→ **Problem to solve**
Search term "following": please copy every line of the records below that contains it.

[Items from a dataset]
━━━━━━━━━━━━━━━━━━━━

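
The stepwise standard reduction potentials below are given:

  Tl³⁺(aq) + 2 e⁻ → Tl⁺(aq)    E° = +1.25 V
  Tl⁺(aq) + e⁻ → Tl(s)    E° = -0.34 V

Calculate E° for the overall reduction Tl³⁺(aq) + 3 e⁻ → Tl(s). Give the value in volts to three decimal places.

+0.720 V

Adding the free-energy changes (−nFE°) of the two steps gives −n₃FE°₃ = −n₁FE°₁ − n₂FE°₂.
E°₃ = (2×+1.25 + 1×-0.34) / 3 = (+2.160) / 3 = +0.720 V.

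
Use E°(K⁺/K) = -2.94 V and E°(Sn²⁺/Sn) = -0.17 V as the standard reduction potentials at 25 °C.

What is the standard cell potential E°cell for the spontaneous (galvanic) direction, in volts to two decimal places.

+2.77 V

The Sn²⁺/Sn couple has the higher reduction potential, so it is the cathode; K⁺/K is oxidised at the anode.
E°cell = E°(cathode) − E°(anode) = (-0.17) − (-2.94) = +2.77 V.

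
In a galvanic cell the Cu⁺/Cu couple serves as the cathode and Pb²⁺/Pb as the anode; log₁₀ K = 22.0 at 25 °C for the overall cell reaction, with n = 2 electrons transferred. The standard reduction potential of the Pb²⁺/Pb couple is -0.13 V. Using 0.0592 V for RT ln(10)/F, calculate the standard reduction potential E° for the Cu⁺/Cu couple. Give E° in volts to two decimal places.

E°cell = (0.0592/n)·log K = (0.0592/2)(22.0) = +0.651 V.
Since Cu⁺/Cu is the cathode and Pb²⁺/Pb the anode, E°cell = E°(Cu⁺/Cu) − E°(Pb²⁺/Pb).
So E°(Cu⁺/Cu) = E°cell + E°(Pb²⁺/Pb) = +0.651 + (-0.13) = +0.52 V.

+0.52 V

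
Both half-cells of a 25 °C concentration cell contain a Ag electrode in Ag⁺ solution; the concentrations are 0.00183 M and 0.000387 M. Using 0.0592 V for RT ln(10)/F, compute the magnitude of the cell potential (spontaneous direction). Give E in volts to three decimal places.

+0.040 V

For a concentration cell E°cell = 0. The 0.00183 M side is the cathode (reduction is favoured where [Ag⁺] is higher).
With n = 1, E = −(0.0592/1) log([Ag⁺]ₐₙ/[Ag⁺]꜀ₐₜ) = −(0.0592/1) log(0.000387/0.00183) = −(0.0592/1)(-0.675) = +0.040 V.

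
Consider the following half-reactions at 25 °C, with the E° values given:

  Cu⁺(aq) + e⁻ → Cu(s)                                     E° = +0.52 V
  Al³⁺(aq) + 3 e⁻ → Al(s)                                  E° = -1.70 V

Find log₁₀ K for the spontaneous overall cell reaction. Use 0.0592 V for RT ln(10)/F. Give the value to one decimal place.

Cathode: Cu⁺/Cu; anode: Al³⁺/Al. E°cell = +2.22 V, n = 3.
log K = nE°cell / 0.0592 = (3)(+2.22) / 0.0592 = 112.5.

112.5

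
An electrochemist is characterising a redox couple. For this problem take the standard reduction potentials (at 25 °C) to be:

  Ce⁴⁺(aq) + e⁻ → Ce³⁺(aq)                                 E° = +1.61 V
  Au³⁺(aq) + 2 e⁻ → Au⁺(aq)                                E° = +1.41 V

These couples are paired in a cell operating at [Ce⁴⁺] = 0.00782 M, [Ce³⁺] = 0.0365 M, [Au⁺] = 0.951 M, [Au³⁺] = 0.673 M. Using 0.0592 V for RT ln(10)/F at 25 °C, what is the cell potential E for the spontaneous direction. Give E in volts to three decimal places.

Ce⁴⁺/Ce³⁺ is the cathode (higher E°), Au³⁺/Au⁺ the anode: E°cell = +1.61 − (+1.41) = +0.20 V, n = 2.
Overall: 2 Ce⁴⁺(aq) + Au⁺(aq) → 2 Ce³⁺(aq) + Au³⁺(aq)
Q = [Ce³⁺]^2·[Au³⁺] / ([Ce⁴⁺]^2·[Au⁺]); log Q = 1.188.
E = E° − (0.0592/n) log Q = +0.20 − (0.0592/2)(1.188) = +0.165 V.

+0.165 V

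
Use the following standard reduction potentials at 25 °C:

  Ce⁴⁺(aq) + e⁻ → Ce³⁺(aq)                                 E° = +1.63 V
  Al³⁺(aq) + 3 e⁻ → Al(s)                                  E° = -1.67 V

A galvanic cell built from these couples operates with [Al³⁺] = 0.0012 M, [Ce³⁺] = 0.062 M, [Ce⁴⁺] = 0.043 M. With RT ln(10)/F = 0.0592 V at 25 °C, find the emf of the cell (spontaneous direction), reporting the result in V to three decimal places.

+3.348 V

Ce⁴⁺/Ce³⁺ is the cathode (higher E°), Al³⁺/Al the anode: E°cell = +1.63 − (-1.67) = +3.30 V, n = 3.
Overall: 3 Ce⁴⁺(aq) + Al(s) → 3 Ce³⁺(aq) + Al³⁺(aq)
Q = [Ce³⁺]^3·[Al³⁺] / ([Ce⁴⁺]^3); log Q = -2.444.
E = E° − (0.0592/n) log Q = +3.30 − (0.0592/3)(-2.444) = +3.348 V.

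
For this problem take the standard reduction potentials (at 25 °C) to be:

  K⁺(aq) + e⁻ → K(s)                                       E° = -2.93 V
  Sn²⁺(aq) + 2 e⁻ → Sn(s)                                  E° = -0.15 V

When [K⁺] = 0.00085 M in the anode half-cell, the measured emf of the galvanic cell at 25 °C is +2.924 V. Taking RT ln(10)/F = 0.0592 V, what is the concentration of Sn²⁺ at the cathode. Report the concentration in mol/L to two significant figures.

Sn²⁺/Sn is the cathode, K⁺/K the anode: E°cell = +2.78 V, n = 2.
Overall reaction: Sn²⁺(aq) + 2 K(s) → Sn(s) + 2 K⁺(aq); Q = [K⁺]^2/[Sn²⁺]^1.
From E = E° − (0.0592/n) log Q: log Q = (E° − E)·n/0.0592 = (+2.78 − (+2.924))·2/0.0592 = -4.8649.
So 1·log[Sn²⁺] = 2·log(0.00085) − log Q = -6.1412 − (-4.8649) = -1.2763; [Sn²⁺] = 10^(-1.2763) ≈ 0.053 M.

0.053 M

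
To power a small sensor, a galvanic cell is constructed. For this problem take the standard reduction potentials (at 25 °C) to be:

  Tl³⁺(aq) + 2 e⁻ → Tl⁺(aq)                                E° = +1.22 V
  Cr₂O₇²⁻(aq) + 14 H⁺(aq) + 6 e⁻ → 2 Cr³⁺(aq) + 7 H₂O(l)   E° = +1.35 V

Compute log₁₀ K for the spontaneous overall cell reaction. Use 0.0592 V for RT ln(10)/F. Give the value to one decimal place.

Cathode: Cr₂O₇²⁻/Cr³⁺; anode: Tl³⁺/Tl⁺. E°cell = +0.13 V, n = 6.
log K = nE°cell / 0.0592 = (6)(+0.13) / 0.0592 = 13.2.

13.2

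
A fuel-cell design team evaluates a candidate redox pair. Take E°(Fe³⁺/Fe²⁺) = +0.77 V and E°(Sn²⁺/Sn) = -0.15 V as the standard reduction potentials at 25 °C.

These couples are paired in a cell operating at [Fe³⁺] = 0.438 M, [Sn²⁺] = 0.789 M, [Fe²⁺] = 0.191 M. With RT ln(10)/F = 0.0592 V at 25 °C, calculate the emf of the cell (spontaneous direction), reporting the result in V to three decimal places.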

━━━━━━━━━━━━━━━━━━━━

→ **Written solution**
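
Consider the following half-reactions at 25 °C, with the E° values given:
Use the following standard reduction potentials at 25 °C: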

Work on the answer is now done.